# Brief
Run through the data and copy out every line that mentions the word "your".

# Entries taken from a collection
* * * * * * *

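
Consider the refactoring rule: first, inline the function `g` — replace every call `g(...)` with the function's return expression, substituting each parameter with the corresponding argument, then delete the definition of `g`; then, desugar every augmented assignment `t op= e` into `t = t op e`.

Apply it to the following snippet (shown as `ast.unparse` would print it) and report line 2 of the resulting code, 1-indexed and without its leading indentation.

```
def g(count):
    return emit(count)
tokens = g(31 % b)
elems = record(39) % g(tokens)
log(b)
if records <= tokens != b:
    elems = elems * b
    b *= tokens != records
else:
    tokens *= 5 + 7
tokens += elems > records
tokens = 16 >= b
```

Transformed code:
tokens = emit(31 % b)
elems = record(39) % emit(tokens)
log(b)
if records <= tokens != b:
    elems = elems * b
    b = b * (tokens != records)
else:
    tokens = tokens * (5 + 7)
tokens = tokens + (elems > records)
tokens = 16 >= b

elems = record(39) % emit(tokens)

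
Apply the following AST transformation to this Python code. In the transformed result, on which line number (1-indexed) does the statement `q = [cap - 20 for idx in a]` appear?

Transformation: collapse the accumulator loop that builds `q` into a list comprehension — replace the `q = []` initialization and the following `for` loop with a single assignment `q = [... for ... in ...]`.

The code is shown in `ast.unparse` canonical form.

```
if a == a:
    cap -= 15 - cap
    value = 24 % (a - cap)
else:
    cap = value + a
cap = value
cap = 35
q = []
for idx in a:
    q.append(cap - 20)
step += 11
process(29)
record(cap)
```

Transformed code:
if a == a:
    cap -= 15 - cap
    value = 24 % (a - cap)
else:
    cap = value + a
cap = value
cap = 35
q = [cap - 20 for idx in a]
step += 11
process(29)
record(cap)

8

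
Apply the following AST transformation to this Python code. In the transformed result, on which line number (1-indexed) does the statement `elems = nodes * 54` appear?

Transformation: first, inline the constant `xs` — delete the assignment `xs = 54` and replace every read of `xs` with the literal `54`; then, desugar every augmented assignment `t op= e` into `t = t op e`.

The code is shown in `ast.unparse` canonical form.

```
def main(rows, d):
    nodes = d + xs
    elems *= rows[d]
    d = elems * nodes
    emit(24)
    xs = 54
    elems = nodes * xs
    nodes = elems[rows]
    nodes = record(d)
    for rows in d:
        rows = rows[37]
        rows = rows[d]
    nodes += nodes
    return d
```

Transformed code:
def main(rows, d):
    nodes = d + 54
    elems = elems * rows[d]
    d = elems * nodes
    emit(24)
    elems = nodes * 54
    nodes = elems[rows]
    nodes = record(d)
    for rows in d:
        rows = rows[37]
        rows = rows[d]
    nodes = nodes + nodes
    return d

6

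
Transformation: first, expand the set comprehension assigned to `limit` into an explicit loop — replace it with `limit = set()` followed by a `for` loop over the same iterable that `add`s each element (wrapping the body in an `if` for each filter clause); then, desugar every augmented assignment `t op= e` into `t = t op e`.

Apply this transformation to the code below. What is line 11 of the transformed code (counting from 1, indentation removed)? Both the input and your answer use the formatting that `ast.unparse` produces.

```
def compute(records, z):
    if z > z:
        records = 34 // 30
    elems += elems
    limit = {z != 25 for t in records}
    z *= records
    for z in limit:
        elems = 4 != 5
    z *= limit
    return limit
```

z = z * limit

Transformed code:
def compute(records, z):
    if z > z:
        records = 34 // 30
    elems = elems + elems
    limit = set()
    for t in records:
        limit.add(z != 25)
    z = z * records
    for z in limit:
        elems = 4 != 5
    z = z * limit
    return limit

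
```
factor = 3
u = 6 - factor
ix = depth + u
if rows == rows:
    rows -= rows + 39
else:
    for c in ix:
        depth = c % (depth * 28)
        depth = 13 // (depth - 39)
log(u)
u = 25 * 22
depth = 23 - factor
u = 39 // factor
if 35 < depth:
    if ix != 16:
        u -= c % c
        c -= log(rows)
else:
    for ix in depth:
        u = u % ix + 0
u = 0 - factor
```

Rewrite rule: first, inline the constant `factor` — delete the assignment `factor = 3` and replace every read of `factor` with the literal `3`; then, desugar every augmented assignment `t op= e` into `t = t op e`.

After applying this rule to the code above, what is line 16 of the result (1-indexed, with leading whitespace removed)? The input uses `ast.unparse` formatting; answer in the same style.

c = c - log(rows)

Transformed code:
u = 6 - 3
ix = depth + u
if rows == rows:
    rows = rows - (rows + 39)
else:
    for c in ix:
        depth = c % (depth * 28)
        depth = 13 // (depth - 39)
log(u)
u = 25 * 22
depth = 23 - 3
u = 39 // 3
if 35 < depth:
    if ix != 16:
        u = u - c % c
        c = c - log(rows)
else:
    for ix in depth:
        u = u % ix + 0
u = 0 - 3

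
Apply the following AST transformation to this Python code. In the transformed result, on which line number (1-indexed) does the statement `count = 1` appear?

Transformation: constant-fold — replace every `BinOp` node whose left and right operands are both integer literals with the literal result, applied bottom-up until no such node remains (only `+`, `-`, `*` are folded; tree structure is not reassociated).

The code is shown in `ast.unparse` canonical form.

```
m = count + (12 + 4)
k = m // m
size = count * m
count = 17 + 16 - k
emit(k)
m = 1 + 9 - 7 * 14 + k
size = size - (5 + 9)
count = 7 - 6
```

8

Transformed code:
m = count + 16
k = m // m
size = count * m
count = 33 - k
emit(k)
m = -88 + k
size = size - 14
count = 1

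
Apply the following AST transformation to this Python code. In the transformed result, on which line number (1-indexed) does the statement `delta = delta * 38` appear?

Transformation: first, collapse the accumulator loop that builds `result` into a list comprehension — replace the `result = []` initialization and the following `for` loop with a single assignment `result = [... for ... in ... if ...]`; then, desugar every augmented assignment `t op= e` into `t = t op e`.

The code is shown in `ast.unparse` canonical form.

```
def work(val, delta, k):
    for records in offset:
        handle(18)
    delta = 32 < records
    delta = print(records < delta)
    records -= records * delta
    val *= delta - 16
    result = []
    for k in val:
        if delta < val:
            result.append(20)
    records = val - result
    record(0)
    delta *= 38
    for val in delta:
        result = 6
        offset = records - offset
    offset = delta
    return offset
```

Transformed code:
def work(val, delta, k):
    for records in offset:
        handle(18)
    delta = 32 < records
    delta = print(records < delta)
    records = records - records * delta
    val = val * (delta - 16)
    result = [20 for k in val if delta < val]
    records = val - result
    record(0)
    delta = delta * 38
    for val in delta:
        result = 6
        offset = records - offset
    offset = delta
    return offset

11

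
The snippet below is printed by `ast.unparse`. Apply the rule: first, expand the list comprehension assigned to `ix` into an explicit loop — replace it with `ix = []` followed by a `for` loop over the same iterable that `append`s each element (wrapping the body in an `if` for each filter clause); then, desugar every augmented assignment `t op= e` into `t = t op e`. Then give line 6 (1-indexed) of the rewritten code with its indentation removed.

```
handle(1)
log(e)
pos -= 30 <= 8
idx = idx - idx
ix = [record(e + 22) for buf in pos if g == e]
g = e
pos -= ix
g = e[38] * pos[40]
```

for buf in pos:

Transformed code:
handle(1)
log(e)
pos = pos - (30 <= 8)
idx = idx - idx
ix = []
for buf in pos:
    if g == e:
        ix.append(record(e + 22))
g = e
pos = pos - ix
g = e[38] * pos[40]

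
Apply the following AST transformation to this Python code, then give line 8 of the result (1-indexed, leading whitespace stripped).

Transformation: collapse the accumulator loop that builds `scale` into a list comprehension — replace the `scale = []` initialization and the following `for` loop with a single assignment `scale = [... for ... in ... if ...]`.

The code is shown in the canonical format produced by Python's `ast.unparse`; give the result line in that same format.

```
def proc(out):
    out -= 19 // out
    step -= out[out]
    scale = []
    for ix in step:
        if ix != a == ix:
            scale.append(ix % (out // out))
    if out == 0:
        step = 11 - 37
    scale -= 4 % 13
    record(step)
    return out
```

Transformed code:
def proc(out):
    out -= 19 // out
    step -= out[out]
    scale = [ix % (out // out) for ix in step if ix != a == ix]
    if out == 0:
        step = 11 - 37
    scale -= 4 % 13
    record(step)
    return out

record(step)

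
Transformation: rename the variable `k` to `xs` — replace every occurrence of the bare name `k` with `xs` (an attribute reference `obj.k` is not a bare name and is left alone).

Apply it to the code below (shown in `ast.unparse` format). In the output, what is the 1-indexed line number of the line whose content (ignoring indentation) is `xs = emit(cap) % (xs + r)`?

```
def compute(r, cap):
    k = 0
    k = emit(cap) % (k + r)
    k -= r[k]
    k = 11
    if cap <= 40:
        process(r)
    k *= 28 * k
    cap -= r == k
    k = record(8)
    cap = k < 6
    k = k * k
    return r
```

3

Transformed code:
def compute(r, cap):
    xs = 0
    xs = emit(cap) % (xs + r)
    xs -= r[xs]
    xs = 11
    if cap <= 40:
        process(r)
    xs *= 28 * xs
    cap -= r == xs
    xs = record(8)
    cap = xs < 6
    xs = xs * xs
    return r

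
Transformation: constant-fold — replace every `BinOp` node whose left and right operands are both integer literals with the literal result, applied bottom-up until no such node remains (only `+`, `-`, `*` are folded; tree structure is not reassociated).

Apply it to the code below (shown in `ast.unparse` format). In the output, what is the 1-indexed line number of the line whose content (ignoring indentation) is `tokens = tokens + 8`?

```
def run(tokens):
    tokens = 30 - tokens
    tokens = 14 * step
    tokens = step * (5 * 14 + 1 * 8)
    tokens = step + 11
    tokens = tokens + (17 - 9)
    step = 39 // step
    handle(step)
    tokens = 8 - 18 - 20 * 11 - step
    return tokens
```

Transformed code:
def run(tokens):
    tokens = 30 - tokens
    tokens = 14 * step
    tokens = step * 78
    tokens = step + 11
    tokens = tokens + 8
    step = 39 // step
    handle(step)
    tokens = -230 - step
    return tokens

6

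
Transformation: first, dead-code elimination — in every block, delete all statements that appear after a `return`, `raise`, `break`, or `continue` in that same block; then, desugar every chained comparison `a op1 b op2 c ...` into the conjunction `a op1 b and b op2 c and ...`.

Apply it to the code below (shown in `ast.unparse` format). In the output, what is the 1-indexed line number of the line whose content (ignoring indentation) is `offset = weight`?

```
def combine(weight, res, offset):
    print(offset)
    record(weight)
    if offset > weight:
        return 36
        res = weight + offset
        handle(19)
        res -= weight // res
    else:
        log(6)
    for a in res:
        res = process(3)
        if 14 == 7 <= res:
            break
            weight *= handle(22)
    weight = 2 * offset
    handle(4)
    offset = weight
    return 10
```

14

Transformed code:
def combine(weight, res, offset):
    print(offset)
    record(weight)
    if offset > weight:
        return 36
    else:
        log(6)
    for a in res:
        res = process(3)
        if 14 == 7 and 7 <= res:
            break
    weight = 2 * offset
    handle(4)
    offset = weight
    return 10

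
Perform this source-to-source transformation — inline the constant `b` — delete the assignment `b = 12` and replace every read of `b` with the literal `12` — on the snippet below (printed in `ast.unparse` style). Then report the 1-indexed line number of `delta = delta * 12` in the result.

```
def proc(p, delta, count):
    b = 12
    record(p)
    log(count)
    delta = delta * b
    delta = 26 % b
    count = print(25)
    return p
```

4

Transformed code:
def proc(p, delta, count):
    record(p)
    log(count)
    delta = delta * 12
    delta = 26 % 12
    count = print(25)
    return p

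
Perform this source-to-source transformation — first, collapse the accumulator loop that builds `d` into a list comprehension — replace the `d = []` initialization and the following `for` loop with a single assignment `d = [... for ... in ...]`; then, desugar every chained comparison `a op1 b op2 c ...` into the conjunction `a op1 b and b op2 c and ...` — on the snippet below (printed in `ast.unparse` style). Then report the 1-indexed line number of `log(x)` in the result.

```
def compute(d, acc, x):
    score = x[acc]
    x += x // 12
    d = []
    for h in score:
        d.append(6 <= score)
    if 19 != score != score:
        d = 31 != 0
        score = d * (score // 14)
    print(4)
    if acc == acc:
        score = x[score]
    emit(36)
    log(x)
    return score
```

12

Transformed code:
def compute(d, acc, x):
    score = x[acc]
    x += x // 12
    d = [6 <= score for h in score]
    if 19 != score and score != score:
        d = 31 != 0
        score = d * (score // 14)
    print(4)
    if acc == acc:
        score = x[score]
    emit(36)
    log(x)
    return score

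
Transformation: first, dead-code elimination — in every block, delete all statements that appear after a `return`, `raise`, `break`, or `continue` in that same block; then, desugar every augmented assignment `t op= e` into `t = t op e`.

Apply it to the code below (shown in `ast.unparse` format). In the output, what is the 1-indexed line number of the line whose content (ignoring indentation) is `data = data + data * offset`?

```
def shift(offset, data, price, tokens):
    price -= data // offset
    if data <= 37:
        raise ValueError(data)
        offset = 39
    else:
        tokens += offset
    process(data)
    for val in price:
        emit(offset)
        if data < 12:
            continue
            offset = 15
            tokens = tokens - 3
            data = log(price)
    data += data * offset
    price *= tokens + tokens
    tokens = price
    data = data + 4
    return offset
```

Transformed code:
def shift(offset, data, price, tokens):
    price = price - data // offset
    if data <= 37:
        raise ValueError(data)
    else:
        tokens = tokens + offset
    process(data)
    for val in price:
        emit(offset)
        if data < 12:
            continue
    data = data + data * offset
    price = price * (tokens + tokens)
    tokens = price
    data = data + 4
    return offset

12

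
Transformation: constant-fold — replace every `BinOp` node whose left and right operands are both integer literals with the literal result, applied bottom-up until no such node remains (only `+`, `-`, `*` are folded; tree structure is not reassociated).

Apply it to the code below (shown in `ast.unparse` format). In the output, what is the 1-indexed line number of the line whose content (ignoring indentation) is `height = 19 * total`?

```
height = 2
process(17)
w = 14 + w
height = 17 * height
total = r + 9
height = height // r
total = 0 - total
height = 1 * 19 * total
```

8

Transformed code:
height = 2
process(17)
w = 14 + w
height = 17 * height
total = r + 9
height = height // r
total = 0 - total
height = 19 * total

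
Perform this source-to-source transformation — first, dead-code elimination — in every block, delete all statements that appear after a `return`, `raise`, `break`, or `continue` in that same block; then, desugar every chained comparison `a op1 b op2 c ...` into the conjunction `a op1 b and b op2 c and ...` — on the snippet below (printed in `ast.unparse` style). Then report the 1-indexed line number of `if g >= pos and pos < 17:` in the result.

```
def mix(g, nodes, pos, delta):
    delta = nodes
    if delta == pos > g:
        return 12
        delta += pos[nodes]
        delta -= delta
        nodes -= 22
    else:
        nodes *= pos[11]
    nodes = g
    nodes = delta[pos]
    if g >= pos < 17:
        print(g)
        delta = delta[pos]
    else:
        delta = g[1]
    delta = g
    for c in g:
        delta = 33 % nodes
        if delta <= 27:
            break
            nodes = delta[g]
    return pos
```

Transformed code:
def mix(g, nodes, pos, delta):
    delta = nodes
    if delta == pos and pos > g:
        return 12
    else:
        nodes *= pos[11]
    nodes = g
    nodes = delta[pos]
    if g >= pos and pos < 17:
        print(g)
        delta = delta[pos]
    else:
        delta = g[1]
    delta = g
    for c in g:
        delta = 33 % nodes
        if delta <= 27:
            break
    return pos

9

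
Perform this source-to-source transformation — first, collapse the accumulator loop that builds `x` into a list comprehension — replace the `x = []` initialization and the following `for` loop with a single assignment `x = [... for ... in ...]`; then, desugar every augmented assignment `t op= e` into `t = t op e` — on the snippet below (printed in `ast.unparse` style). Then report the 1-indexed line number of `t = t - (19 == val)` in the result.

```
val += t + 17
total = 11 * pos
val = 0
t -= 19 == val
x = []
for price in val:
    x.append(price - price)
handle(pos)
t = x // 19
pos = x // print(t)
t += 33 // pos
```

Transformed code:
val = val + (t + 17)
total = 11 * pos
val = 0
t = t - (19 == val)
x = [price - price for price in val]
handle(pos)
t = x // 19
pos = x // print(t)
t = t + 33 // pos

4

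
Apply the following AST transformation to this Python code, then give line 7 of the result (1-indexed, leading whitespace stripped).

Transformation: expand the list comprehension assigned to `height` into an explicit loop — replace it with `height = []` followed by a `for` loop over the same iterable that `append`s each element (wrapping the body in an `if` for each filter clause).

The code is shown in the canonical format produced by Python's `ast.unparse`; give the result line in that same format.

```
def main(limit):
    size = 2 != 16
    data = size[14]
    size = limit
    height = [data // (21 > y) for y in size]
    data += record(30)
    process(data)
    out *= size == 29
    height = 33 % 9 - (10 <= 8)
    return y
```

Transformed code:
def main(limit):
    size = 2 != 16
    data = size[14]
    size = limit
    height = []
    for y in size:
        height.append(data // (21 > y))
    data += record(30)
    process(data)
    out *= size == 29
    height = 33 % 9 - (10 <= 8)
    return y

height.append(data // (21 > y))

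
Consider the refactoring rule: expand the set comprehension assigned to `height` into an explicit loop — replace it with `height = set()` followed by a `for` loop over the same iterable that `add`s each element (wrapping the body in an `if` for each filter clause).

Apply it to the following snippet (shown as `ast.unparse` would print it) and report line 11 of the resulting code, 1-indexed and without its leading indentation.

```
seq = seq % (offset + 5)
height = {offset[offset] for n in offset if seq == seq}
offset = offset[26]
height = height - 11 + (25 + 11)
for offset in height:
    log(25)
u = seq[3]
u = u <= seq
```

Transformed code:
seq = seq % (offset + 5)
height = set()
for n in offset:
    if seq == seq:
        height.add(offset[offset])
offset = offset[26]
height = height - 11 + (25 + 11)
for offset in height:
    log(25)
u = seq[3]
u = u <= seq

u = u <= seq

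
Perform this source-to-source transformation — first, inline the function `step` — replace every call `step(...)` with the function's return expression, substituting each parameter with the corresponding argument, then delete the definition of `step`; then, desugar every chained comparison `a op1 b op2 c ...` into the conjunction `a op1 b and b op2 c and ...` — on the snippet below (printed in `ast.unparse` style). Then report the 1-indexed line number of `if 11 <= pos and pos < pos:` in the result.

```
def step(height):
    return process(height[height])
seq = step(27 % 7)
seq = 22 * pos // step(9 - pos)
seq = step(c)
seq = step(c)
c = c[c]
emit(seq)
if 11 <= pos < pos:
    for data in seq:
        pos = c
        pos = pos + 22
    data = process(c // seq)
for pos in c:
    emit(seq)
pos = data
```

Transformed code:
seq = process((27 % 7)[27 % 7])
seq = 22 * pos // process((9 - pos)[9 - pos])
seq = process(c[c])
seq = process(c[c])
c = c[c]
emit(seq)
if 11 <= pos and pos < pos:
    for data in seq:
        pos = c
        pos = pos + 22
    data = process(c // seq)
for pos in c:
    emit(seq)
pos = data

7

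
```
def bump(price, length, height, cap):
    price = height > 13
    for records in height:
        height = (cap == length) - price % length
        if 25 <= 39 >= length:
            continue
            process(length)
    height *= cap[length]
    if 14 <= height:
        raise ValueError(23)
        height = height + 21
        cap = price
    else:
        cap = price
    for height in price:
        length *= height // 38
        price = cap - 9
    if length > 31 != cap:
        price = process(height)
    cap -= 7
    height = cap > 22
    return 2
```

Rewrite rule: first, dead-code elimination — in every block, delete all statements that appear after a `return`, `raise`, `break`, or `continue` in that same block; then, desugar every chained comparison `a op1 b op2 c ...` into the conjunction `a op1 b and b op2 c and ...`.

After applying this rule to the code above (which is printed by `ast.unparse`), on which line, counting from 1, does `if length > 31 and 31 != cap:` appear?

Transformed code:
def bump(price, length, height, cap):
    price = height > 13
    for records in height:
        height = (cap == length) - price % length
        if 25 <= 39 and 39 >= length:
            continue
    height *= cap[length]
    if 14 <= height:
        raise ValueError(23)
    else:
        cap = price
    for height in price:
        length *= height // 38
        price = cap - 9
    if length > 31 and 31 != cap:
        price = process(height)
    cap -= 7
    height = cap > 22
    return 2

15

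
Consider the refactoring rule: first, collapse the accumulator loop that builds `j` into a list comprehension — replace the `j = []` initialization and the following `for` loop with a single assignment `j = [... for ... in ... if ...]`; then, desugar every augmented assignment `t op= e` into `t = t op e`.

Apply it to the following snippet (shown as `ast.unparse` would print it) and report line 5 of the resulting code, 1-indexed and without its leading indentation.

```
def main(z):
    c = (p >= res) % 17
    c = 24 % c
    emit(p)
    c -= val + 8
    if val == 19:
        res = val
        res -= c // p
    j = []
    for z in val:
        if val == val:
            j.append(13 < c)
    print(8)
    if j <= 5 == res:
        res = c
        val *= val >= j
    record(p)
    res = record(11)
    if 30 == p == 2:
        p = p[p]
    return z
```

Transformed code:
def main(z):
    c = (p >= res) % 17
    c = 24 % c
    emit(p)
    c = c - (val + 8)
    if val == 19:
        res = val
        res = res - c // p
    j = [13 < c for z in val if val == val]
    print(8)
    if j <= 5 == res:
        res = c
        val = val * (val >= j)
    record(p)
    res = record(11)
    if 30 == p == 2:
        p = p[p]
    return z

c = c - (val + 8)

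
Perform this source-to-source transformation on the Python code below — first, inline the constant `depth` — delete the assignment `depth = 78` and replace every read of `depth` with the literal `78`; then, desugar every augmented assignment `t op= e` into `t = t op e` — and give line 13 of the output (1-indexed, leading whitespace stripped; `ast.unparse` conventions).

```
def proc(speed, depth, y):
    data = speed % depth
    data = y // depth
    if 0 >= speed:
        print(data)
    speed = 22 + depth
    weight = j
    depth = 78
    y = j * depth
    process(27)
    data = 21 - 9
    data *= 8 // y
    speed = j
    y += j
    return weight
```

Transformed code:
def proc(speed, depth, y):
    data = speed % 78
    data = y // 78
    if 0 >= speed:
        print(data)
    speed = 22 + 78
    weight = j
    y = j * 78
    process(27)
    data = 21 - 9
    data = data * (8 // y)
    speed = j
    y = y + j
    return weight

y = y + j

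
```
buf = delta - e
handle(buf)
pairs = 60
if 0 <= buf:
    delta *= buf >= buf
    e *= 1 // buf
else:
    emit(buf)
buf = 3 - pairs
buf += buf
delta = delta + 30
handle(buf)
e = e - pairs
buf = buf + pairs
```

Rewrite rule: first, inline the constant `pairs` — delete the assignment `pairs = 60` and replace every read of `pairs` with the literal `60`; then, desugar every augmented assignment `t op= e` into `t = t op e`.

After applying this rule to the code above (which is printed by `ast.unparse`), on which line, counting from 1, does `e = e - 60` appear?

12

Transformed code:
buf = delta - e
handle(buf)
if 0 <= buf:
    delta = delta * (buf >= buf)
    e = e * (1 // buf)
else:
    emit(buf)
buf = 3 - 60
buf = buf + buf
delta = delta + 30
handle(buf)
e = e - 60
buf = buf + 60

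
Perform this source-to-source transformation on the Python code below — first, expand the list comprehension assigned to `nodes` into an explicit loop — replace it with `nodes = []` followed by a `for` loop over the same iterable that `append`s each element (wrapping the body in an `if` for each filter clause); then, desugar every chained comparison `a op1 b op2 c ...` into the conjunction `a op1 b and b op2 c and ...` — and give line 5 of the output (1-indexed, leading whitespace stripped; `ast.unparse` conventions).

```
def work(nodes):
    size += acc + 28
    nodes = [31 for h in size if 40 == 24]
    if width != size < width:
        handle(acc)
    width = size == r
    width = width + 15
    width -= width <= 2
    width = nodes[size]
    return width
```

if 40 == 24:

Transformed code:
def work(nodes):
    size += acc + 28
    nodes = []
    for h in size:
        if 40 == 24:
            nodes.append(31)
    if width != size and size < width:
        handle(acc)
    width = size == r
    width = width + 15
    width -= width <= 2
    width = nodes[size]
    return width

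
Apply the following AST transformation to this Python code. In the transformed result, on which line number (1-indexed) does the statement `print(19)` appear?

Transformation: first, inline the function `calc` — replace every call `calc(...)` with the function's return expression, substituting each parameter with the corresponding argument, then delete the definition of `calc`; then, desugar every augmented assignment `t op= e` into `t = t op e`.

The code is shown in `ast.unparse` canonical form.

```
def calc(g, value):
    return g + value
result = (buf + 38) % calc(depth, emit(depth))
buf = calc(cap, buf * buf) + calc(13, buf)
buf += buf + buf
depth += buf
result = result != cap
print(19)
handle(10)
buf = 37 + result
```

Transformed code:
result = (buf + 38) % (depth + emit(depth))
buf = cap + buf * buf + (13 + buf)
buf = buf + (buf + buf)
depth = depth + buf
result = result != cap
print(19)
handle(10)
buf = 37 + result

6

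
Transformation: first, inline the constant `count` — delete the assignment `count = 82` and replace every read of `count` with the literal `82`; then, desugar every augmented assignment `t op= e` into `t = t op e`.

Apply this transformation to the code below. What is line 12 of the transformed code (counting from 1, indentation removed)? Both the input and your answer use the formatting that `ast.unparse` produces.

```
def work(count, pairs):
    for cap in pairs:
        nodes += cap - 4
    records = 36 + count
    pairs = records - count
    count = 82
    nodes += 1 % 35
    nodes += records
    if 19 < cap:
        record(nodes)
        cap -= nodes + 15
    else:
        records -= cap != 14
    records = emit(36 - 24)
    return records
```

Transformed code:
def work(count, pairs):
    for cap in pairs:
        nodes = nodes + (cap - 4)
    records = 36 + 82
    pairs = records - 82
    nodes = nodes + 1 % 35
    nodes = nodes + records
    if 19 < cap:
        record(nodes)
        cap = cap - (nodes + 15)
    else:
        records = records - (cap != 14)
    records = emit(36 - 24)
    return records

records = records - (cap != 14)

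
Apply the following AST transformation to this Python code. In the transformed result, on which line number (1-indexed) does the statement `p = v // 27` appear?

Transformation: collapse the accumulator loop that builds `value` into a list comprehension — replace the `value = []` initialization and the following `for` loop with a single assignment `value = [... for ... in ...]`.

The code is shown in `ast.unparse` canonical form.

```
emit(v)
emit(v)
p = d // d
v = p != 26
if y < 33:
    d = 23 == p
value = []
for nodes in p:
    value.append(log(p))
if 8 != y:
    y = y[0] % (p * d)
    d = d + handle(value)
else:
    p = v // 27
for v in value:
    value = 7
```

Transformed code:
emit(v)
emit(v)
p = d // d
v = p != 26
if y < 33:
    d = 23 == p
value = [log(p) for nodes in p]
if 8 != y:
    y = y[0] % (p * d)
    d = d + handle(value)
else:
    p = v // 27
for v in value:
    value = 7

12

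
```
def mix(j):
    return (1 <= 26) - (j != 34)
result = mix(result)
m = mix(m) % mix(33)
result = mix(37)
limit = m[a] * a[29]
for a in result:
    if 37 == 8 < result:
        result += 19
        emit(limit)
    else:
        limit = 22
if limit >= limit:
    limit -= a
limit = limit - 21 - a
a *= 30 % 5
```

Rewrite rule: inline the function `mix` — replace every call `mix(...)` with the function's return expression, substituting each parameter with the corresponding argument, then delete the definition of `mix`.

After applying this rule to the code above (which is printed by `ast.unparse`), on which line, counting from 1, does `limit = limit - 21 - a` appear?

Transformed code:
result = (1 <= 26) - (result != 34)
m = ((1 <= 26) - (m != 34)) % ((1 <= 26) - (33 != 34))
result = (1 <= 26) - (37 != 34)
limit = m[a] * a[29]
for a in result:
    if 37 == 8 < result:
        result += 19
        emit(limit)
    else:
        limit = 22
if limit >= limit:
    limit -= a
limit = limit - 21 - a
a *= 30 % 5

13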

* * * * * * *

# Written answer
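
Apply this transformation to the code below. What is line 11 of the transformed code (counting from 1, indentation removed)? Both the input and your answer use the formatting that `ast.unparse` produces.
Apply this transformation to the code below. What is line 12 of the transformed code (counting from 1, indentation removed)? Both the input and your answer use the formatting that `ast.unparse` produces.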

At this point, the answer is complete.